Stored items
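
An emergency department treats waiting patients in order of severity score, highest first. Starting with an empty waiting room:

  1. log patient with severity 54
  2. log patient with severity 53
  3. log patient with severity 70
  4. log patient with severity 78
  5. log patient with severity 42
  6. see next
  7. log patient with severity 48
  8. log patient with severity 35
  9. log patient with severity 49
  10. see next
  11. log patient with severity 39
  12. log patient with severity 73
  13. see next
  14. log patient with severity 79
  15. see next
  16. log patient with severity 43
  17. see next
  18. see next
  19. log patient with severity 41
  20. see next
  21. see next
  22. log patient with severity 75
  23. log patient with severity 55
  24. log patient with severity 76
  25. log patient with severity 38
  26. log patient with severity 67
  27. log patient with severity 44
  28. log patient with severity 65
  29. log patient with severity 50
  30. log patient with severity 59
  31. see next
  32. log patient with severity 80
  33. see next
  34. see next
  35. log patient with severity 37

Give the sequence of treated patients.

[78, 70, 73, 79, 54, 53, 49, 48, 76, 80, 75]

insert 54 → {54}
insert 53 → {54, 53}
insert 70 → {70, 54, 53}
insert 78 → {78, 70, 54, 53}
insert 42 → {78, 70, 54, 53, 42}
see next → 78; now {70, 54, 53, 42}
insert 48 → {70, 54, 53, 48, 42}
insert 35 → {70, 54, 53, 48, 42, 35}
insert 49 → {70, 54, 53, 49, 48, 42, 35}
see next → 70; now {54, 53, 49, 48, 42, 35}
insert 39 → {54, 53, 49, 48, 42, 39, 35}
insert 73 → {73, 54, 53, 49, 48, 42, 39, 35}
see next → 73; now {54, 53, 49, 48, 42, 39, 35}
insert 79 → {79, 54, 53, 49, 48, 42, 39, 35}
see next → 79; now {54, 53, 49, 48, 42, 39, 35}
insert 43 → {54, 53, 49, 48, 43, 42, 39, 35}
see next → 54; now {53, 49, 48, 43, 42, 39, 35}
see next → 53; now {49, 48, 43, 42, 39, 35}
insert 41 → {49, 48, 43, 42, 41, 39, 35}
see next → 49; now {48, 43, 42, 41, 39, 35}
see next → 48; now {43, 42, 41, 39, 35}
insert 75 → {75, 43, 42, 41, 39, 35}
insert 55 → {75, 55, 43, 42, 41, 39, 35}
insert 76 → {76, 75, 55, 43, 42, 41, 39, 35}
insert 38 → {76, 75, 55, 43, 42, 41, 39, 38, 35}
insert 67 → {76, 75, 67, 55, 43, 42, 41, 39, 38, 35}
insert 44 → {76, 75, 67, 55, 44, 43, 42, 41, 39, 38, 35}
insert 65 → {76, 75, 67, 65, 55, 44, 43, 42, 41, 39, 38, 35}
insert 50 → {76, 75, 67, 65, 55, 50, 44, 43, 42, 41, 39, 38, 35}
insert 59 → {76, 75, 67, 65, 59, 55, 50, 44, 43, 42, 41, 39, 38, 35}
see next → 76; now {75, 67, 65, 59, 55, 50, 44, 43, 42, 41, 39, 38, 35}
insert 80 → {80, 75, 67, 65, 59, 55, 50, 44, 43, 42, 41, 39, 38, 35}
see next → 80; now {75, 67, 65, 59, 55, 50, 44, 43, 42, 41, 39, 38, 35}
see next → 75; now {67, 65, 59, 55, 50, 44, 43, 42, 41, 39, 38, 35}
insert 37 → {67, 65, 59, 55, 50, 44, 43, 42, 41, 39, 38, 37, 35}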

_WORK REQUEST:_ Please return only the lines above, starting at the line that has "2. log patient with severity 53" and ending at the line that has "8. log patient with severity 35", keeping both and leaving each one unchanged.

_FINAL ANSWER:_
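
  2. log patient with severity 53
  3. log patient with severity 70
  4. log patient with severity 78
  5. log patient with severity 42
  6. see next
  7. log patient with severity 48
  8. log patient with severity 35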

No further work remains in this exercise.